§ Action item
Go through the records underneath and write each one out again exactly.

(Dataset excerpts)
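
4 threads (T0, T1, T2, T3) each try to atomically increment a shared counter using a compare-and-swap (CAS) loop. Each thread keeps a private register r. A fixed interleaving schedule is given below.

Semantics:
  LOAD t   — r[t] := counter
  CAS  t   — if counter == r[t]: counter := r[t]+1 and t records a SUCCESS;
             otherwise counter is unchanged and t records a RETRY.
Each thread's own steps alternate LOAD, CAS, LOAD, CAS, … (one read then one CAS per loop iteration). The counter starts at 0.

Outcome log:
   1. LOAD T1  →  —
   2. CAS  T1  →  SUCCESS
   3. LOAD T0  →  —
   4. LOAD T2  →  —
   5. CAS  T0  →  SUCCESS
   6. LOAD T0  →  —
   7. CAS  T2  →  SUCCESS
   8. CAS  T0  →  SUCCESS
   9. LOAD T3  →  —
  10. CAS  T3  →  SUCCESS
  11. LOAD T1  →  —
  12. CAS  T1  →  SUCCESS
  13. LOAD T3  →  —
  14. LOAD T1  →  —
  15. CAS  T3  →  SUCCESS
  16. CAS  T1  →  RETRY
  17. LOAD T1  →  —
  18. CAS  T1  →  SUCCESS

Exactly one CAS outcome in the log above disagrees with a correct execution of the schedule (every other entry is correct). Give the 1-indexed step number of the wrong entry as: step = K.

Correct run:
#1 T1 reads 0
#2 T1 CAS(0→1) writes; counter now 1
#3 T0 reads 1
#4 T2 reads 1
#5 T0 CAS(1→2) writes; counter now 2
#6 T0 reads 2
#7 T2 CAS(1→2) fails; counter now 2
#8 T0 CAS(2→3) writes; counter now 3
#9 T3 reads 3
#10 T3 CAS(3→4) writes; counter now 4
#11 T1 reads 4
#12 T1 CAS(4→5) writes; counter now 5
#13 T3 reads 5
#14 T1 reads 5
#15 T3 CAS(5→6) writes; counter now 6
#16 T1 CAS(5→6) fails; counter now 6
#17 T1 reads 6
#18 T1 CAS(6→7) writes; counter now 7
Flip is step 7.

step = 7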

§ Response area
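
4 threads (T0, T1, T2, T3) each try to atomically increment a shared counter using a compare-and-swap (CAS) loop. Each thread keeps a private register r. A fixed interleaving schedule is given below.

Semantics:
  LOAD t   — r[t] := counter
  CAS  t   — if counter == r[t]: counter := r[t]+1 and t records a SUCCESS;
             otherwise counter is unchanged and t records a RETRY.
Each thread's own steps alternate LOAD, CAS, LOAD, CAS, … (one read then one CAS per loop iteration). The counter starts at 0.

Outcome log:
   1. LOAD T1  →  —
   2. CAS  T1  →  SUCCESS
   3. LOAD T0  →  —
   4. LOAD T2  →  —
   5. CAS  T0  →  SUCCESS
   6. LOAD T0  →  —
   7. CAS  T2  →  SUCCESS
   8. CAS  T0  →  SUCCESS
   9. LOAD T3  →  —
  10. CAS  T3  →  SUCCESS
  11. LOAD T1  →  —
  12. CAS  T1  →  SUCCESS
  13. LOAD T3  →  —
  14. LOAD T1  →  —
  15. CAS  T3  →  SUCCESS
  16. CAS  T1  →  RETRY
  17. LOAD T1  →  —
  18. CAS  T1  →  SUCCESS

Exactly one CAS outcome in the log above disagrees with a correct execution of the schedule (every other entry is correct). Give the 1-indexed step number of the wrong entry as: step = K.

Correct run:
#1 T1 reads 0
#2 T1 CAS(0→1) writes; counter now 1
#3 T0 reads 1
#4 T2 reads 1
#5 T0 CAS(1→2) writes; counter now 2
#6 T0 reads 2
#7 T2 CAS(1→2) fails; counter now 2
#8 T0 CAS(2→3) writes; counter now 3
#9 T3 reads 3
#10 T3 CAS(3→4) writes; counter now 4
#11 T1 reads 4
#12 T1 CAS(4→5) writes; counter now 5
#13 T3 reads 5
#14 T1 reads 5
#15 T3 CAS(5→6) writes; counter now 6
#16 T1 CAS(5→6) fails; counter now 6
#17 T1 reads 6
#18 T1 CAS(6→7) writes; counter now 7
Flip is step 7.

step = 7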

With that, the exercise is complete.